• Task item:
Filter these entries, keeping only lines that hold the word "What".

• Data extract:
——
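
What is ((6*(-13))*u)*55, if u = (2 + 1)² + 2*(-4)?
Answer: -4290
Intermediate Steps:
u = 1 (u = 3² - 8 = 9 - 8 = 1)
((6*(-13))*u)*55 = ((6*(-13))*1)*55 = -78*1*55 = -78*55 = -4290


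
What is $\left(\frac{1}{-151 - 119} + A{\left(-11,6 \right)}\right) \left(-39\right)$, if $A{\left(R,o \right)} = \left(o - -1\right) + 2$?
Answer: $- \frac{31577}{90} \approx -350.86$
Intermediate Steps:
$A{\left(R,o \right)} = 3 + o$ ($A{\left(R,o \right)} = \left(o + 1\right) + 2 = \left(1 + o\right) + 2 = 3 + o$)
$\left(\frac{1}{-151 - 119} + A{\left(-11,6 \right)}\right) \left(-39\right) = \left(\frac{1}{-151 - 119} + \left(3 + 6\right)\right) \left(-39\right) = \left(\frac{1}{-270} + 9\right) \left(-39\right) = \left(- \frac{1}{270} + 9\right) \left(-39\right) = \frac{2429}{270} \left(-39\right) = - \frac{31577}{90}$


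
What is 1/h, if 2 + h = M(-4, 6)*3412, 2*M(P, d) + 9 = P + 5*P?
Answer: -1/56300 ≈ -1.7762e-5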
——
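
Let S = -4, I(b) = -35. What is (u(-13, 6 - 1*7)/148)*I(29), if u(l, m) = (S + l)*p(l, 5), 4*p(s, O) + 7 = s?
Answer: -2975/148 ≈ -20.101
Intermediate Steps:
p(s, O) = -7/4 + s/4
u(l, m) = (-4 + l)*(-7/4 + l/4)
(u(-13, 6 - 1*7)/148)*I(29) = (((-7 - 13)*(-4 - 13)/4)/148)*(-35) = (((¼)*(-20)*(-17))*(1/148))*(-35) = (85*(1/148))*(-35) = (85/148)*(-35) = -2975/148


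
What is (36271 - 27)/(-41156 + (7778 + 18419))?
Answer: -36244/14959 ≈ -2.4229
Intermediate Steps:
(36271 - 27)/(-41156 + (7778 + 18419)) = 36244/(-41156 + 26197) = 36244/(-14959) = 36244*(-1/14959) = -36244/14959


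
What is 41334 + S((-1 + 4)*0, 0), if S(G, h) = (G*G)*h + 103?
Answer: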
——
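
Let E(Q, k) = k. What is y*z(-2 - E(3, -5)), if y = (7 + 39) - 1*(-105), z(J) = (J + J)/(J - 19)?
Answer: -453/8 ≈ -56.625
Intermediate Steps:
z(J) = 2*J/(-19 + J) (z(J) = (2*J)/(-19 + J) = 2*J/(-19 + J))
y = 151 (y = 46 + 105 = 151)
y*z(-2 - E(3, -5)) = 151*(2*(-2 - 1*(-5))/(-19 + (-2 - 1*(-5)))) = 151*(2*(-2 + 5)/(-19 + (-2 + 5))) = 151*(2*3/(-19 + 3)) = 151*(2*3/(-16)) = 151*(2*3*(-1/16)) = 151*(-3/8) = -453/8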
——
• Solution to this problem:
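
What is ((6*(-13))*u)*55, if u = (2 + 1)² + 2*(-4)?
What is $\left(\frac{1}{-151 - 119} + A{\left(-11,6 \right)}\right) \left(-39\right)$, if $A{\left(R,o \right)} = \left(o - -1\right) + 2$?
What is 1/h, if 2 + h = M(-4, 6)*3412, 2*M(P, d) + 9 = P + 5*P?
Let S = -4, I(b) = -35. What is (u(-13, 6 - 1*7)/148)*I(29), if u(l, m) = (S + l)*p(l, 5), 4*p(s, O) + 7 = s?
What is (36271 - 27)/(-41156 + (7778 + 18419))?
What is 41334 + S((-1 + 4)*0, 0), if S(G, h) = (G*G)*h + 103?
Let E(Q, k) = k. What is y*z(-2 - E(3, -5)), if y = (7 + 39) - 1*(-105), z(J) = (J + J)/(J - 19)?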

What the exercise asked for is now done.